● **TASK DESCRIPTION**: Only the lines from the one containing "Assume the Arrhenius" through the end of the listing below are to be reproduced, exactly as they stand.

● **DATA IN THIS EXERCISE**:
+ + + +

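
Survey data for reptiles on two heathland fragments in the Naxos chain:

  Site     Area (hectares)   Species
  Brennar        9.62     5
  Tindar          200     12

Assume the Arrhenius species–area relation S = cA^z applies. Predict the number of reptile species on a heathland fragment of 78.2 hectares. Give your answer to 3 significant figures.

z = ln(12/5) / ln(200/9.62) = 0.8755 / 3.0345 = 0.2885
c = 5 / 9.62^0.2885 = 5 / 1.922 = 2.602
S₃ = 2.602 × 78.2^0.2885 = 2.602 × 3.517 ≈ 9.152

9.15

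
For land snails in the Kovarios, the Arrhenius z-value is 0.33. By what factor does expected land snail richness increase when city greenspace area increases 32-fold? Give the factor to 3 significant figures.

3.14

S₂/S₁ = (A₂/A₁)^z = 32^0.33
ln(S₂/S₁) = 0.33 × ln 32 = 0.33 × 3.4657 = 1.1437
S₂/S₁ = e^1.1437 ≈ 3.138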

+ + + +

● **RESPONSE TO THIS EXERCISE**:
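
Assume the Arrhenius species–area relation S = cA^z applies. Predict the number of reptile species on a heathland fragment of 78.2 hectares. Give your answer to 3 significant figures.

z = ln(12/5) / ln(200/9.62) = 0.8755 / 3.0345 = 0.2885
c = 5 / 9.62^0.2885 = 5 / 1.922 = 2.602
S₃ = 2.602 × 78.2^0.2885 = 2.602 × 3.517 ≈ 9.152

9.15

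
For land snails in the Kovarios, the Arrhenius z-value is 0.33. By what factor does expected land snail richness increase when city greenspace area increases 32-fold? Give the factor to 3 significant figures.

3.14

S₂/S₁ = (A₂/A₁)^z = 32^0.33
ln(S₂/S₁) = 0.33 × ln 32 = 0.33 × 3.4657 = 1.1437
S₂/S₁ = e^1.1437 ≈ 3.138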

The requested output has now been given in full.